● **AIM OF THE TASK**
Please work out how many lines in the material contain "mica" and give only that figure.

● **SUPPLIED RECORDS**

------------------------------------------------------------------------

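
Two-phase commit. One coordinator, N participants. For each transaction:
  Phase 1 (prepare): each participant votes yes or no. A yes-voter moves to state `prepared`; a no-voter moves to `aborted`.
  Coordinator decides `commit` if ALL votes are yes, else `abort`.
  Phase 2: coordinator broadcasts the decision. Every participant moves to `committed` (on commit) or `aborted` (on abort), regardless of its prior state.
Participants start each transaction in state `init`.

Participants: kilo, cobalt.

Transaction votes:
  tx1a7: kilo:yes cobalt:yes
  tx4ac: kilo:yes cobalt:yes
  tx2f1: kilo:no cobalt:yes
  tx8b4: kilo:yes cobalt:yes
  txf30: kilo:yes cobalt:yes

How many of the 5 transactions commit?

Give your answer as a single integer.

tx1a7: all yes -> commit (commits=1)
tx4ac: all yes -> commit (commits=2)
tx2f1: no from kilo -> abort (commits=2)
tx8b4: all yes -> commit (commits=3)
txf30: all yes -> commit (commits=4)

Answer: 4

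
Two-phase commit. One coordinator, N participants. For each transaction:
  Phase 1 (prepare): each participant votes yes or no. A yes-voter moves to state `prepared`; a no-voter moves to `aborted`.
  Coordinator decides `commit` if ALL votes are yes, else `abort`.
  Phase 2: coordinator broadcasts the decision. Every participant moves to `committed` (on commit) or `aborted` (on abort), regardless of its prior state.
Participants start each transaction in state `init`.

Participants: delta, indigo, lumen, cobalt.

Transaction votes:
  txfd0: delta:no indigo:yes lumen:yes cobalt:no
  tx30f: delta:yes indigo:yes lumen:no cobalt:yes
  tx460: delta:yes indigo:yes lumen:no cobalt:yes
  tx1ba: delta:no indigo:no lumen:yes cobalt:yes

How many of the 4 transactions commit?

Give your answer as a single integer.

txfd0: no from delta, cobalt -> abort (commits=0)
tx30f: no from lumen -> abort (commits=0)
tx460: no from lumen -> abort (commits=0)
tx1ba: no from delta, indigo -> abort (commits=0)

Answer: 0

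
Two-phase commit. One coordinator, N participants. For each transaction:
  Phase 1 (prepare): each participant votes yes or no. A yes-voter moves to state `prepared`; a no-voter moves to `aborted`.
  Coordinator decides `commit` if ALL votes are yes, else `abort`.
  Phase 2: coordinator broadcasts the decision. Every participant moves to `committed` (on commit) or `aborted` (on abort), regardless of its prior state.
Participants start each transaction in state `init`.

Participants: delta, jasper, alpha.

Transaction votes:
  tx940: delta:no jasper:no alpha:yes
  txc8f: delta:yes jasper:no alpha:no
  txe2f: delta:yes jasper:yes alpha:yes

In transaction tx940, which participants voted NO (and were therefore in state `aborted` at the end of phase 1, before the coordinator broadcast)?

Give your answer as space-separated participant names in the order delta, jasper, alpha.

Answer: delta jasper

Derivation:
Txn tx940 phase 1: delta no -> aborted; jasper no -> aborted; alpha yes -> prepared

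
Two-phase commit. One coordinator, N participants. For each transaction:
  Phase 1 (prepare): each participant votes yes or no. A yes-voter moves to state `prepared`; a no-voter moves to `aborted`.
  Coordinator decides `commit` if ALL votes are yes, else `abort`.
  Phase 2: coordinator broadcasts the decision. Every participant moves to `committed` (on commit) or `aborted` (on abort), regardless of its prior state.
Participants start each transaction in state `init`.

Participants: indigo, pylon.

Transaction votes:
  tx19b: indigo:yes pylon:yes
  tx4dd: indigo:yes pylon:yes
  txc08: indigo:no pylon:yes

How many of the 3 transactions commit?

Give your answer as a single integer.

Answer: 2

Derivation:
tx19b: all yes -> commit (commits=1)
tx4dd: all yes -> commit (commits=2)
txc08: no from indigo -> abort (commits=2)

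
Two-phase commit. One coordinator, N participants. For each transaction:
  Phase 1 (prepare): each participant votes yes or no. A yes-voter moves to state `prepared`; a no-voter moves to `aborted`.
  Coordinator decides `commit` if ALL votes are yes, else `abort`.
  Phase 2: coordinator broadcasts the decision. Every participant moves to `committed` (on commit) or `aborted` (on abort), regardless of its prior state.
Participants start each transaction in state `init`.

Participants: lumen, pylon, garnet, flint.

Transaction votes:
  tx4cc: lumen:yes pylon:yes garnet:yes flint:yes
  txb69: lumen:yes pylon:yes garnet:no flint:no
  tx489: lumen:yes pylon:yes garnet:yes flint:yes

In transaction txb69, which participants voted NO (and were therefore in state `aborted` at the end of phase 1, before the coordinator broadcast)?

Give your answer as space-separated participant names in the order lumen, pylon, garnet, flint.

Answer: garnet flint

Derivation:
Txn txb69 phase 1: lumen yes -> prepared; pylon yes -> prepared; garnet no -> aborted; flint no -> aborted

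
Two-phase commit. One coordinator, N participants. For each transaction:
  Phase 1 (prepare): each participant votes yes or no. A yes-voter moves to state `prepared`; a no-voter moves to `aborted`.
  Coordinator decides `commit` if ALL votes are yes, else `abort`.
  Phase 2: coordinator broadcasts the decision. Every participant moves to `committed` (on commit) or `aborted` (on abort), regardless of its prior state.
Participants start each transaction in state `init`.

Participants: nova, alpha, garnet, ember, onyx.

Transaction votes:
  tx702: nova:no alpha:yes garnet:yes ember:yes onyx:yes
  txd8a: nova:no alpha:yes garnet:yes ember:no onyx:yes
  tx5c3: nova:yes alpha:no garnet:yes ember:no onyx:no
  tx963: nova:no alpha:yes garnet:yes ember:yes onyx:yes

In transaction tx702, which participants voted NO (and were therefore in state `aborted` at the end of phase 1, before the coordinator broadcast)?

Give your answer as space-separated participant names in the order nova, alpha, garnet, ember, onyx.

Answer: nova

Derivation:
Txn tx702 phase 1: nova no -> aborted; alpha yes -> prepared; garnet yes -> prepared; ember yes -> prepared; onyx yes -> prepared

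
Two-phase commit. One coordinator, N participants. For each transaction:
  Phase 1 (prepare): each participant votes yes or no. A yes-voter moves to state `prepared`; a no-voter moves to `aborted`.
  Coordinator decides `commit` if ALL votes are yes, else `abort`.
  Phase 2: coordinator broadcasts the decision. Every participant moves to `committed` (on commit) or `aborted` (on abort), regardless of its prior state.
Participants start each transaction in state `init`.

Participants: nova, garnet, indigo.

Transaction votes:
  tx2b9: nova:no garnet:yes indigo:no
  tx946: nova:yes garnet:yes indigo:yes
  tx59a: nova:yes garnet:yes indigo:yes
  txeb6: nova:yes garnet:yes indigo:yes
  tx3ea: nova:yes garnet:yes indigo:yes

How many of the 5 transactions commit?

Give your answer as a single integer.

Answer: 4

Derivation:
tx2b9: no from nova, indigo -> abort (commits=0)
tx946: all yes -> commit (commits=1)
tx59a: all yes -> commit (commits=2)
txeb6: all yes -> commit (commits=3)
tx3ea: all yes -> commit (commits=4)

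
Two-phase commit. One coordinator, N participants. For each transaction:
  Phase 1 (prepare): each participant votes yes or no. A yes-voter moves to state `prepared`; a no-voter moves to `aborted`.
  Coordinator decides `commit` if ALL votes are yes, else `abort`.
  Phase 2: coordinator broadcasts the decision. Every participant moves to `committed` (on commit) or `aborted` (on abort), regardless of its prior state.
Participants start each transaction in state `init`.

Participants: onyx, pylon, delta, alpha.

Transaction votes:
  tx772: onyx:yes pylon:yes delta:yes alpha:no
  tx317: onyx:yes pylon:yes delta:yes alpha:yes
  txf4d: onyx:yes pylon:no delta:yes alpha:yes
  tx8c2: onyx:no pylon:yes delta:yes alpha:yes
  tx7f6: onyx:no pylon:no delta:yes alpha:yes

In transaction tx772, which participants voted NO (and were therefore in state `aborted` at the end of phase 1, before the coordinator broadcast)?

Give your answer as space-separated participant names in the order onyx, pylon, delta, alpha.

Txn tx772 phase 1: onyx yes -> prepared; pylon yes -> prepared; delta yes -> prepared; alpha no -> aborted

Answer: alpha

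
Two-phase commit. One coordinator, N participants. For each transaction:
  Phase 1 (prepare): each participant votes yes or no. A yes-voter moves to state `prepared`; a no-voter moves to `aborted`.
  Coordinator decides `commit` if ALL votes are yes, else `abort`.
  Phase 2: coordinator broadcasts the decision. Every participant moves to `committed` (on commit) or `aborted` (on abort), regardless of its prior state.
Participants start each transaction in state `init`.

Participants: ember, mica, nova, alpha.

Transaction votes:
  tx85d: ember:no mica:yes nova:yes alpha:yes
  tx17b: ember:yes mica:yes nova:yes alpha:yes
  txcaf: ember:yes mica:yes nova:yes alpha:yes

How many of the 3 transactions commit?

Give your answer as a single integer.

Answer: 2

Derivation:
tx85d: no from ember -> abort (commits=0)
tx17b: all yes -> commit (commits=1)
txcaf: all yes -> commit (commits=2)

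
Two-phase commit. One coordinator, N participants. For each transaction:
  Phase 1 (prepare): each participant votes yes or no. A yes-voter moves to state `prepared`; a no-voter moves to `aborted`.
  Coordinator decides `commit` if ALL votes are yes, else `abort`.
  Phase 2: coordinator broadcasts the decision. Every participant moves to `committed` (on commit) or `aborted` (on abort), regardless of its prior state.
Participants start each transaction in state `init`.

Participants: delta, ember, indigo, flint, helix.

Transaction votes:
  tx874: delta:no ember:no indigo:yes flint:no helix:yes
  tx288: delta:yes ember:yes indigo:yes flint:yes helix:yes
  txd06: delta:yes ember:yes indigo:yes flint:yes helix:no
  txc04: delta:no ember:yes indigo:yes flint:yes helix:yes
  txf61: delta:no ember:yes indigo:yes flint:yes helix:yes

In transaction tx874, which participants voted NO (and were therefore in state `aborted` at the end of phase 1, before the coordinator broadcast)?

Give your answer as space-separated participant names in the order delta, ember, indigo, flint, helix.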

------------------------------------------------------------------------

● **REPLY**
4